[Recorded data]
=== Begin Enclosure ===
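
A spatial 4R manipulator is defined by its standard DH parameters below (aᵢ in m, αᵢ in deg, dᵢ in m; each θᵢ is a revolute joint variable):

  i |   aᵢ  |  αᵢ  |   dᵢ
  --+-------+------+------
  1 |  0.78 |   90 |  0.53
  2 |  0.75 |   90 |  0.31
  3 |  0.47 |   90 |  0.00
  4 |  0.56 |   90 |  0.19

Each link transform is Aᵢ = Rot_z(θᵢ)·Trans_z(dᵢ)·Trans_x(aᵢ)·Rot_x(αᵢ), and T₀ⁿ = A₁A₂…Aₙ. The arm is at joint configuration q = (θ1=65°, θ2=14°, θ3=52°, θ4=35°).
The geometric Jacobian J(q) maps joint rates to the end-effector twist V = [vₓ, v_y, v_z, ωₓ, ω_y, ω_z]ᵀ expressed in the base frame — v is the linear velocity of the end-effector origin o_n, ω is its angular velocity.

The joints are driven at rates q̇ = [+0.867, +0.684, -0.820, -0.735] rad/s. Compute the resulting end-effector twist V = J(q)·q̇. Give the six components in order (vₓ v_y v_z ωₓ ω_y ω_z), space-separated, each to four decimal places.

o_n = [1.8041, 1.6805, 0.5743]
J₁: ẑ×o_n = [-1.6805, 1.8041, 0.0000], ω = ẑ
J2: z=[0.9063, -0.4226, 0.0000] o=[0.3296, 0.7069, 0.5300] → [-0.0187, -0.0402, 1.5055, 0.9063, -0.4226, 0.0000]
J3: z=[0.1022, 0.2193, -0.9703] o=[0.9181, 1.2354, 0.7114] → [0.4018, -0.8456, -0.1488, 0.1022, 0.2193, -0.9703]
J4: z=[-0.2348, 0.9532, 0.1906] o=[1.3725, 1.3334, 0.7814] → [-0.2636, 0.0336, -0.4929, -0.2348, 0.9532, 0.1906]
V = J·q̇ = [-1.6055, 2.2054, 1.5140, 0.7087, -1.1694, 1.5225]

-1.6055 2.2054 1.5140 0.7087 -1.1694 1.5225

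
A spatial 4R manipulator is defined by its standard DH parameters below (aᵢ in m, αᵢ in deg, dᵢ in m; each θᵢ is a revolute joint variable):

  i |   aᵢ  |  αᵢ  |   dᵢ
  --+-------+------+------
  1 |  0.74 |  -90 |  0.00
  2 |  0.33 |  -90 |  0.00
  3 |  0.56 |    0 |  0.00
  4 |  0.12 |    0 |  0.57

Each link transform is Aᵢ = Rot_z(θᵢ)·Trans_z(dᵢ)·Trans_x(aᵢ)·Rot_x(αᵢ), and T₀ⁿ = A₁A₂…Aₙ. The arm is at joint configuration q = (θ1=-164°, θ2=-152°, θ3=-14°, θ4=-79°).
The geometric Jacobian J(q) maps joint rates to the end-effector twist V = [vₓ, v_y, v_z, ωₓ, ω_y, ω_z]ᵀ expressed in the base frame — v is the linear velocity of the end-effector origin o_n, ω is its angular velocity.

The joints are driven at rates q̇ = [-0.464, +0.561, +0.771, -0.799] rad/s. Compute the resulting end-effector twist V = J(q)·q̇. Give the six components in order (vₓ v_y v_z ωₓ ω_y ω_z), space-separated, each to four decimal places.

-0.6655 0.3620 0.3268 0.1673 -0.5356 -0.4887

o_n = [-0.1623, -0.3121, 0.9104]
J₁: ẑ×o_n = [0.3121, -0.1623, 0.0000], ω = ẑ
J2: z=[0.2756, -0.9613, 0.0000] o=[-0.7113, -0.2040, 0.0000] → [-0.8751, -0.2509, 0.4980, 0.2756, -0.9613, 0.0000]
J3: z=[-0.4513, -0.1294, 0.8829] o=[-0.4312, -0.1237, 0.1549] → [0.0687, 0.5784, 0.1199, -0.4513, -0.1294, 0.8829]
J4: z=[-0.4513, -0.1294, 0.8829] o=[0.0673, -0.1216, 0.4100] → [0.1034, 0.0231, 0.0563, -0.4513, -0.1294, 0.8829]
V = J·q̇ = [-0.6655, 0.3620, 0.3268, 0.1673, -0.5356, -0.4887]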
=== End Enclosure ===
▸ Work required
Exactly as given, repeat each line above.

▸ Response area
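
A spatial 4R manipulator is defined by its standard DH parameters below (aᵢ in m, αᵢ in deg, dᵢ in m; each θᵢ is a revolute joint variable):

  i |   aᵢ  |  αᵢ  |   dᵢ
  --+-------+------+------
  1 |  0.78 |   90 |  0.53
  2 |  0.75 |   90 |  0.31
  3 |  0.47 |   90 |  0.00
  4 |  0.56 |   90 |  0.19

Each link transform is Aᵢ = Rot_z(θᵢ)·Trans_z(dᵢ)·Trans_x(aᵢ)·Rot_x(αᵢ), and T₀ⁿ = A₁A₂…Aₙ. The arm is at joint configuration q = (θ1=65°, θ2=14°, θ3=52°, θ4=35°).
The geometric Jacobian J(q) maps joint rates to the end-effector twist V = [vₓ, v_y, v_z, ωₓ, ω_y, ω_z]ᵀ expressed in the base frame — v is the linear velocity of the end-effector origin o_n, ω is its angular velocity.

The joints are driven at rates q̇ = [+0.867, +0.684, -0.820, -0.735] rad/s. Compute the resulting end-effector twist V = J(q)·q̇. Give the six components in order (vₓ v_y v_z ωₓ ω_y ω_z), space-separated, each to four decimal places.

o_n = [1.8041, 1.6805, 0.5743]
J₁: ẑ×o_n = [-1.6805, 1.8041, 0.0000], ω = ẑ
J2: z=[0.9063, -0.4226, 0.0000] o=[0.3296, 0.7069, 0.5300] → [-0.0187, -0.0402, 1.5055, 0.9063, -0.4226, 0.0000]
J3: z=[0.1022, 0.2193, -0.9703] o=[0.9181, 1.2354, 0.7114] → [0.4018, -0.8456, -0.1488, 0.1022, 0.2193, -0.9703]
J4: z=[-0.2348, 0.9532, 0.1906] o=[1.3725, 1.3334, 0.7814] → [-0.2636, 0.0336, -0.4929, -0.2348, 0.9532, 0.1906]
V = J·q̇ = [-1.6055, 2.2054, 1.5140, 0.7087, -1.1694, 1.5225]

-1.6055 2.2054 1.5140 0.7087 -1.1694 1.5225

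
A spatial 4R manipulator is defined by its standard DH parameters below (aᵢ in m, αᵢ in deg, dᵢ in m; each θᵢ is a revolute joint variable):

  i |   aᵢ  |  αᵢ  |   dᵢ
  --+-------+------+------
  1 |  0.74 |  -90 |  0.00
  2 |  0.33 |  -90 |  0.00
  3 |  0.56 |    0 |  0.00
  4 |  0.12 |    0 |  0.57

Each link transform is Aᵢ = Rot_z(θᵢ)·Trans_z(dᵢ)·Trans_x(aᵢ)·Rot_x(αᵢ), and T₀ⁿ = A₁A₂…Aₙ. The arm is at joint configuration q = (θ1=-164°, θ2=-152°, θ3=-14°, θ4=-79°).
The geometric Jacobian J(q) maps joint rates to the end-effector twist V = [vₓ, v_y, v_z, ωₓ, ω_y, ω_z]ᵀ expressed in the base frame — v is the linear velocity of the end-effector origin o_n, ω is its angular velocity.

The joints are driven at rates q̇ = [-0.464, +0.561, +0.771, -0.799] rad/s. Compute the resulting end-effector twist V = J(q)·q̇. Give the six components in order (vₓ v_y v_z ωₓ ω_y ω_z), space-separated, each to four decimal places.

-0.6655 0.3620 0.3268 0.1673 -0.5356 -0.4887

o_n = [-0.1623, -0.3121, 0.9104]
J₁: ẑ×o_n = [0.3121, -0.1623, 0.0000], ω = ẑ
J2: z=[0.2756, -0.9613, 0.0000] o=[-0.7113, -0.2040, 0.0000] → [-0.8751, -0.2509, 0.4980, 0.2756, -0.9613, 0.0000]
J3: z=[-0.4513, -0.1294, 0.8829] o=[-0.4312, -0.1237, 0.1549] → [0.0687, 0.5784, 0.1199, -0.4513, -0.1294, 0.8829]
J4: z=[-0.4513, -0.1294, 0.8829] o=[0.0673, -0.1216, 0.4100] → [0.1034, 0.0231, 0.0563, -0.4513, -0.1294, 0.8829]
V = J·q̇ = [-0.6655, 0.3620, 0.3268, 0.1673, -0.5356, -0.4887]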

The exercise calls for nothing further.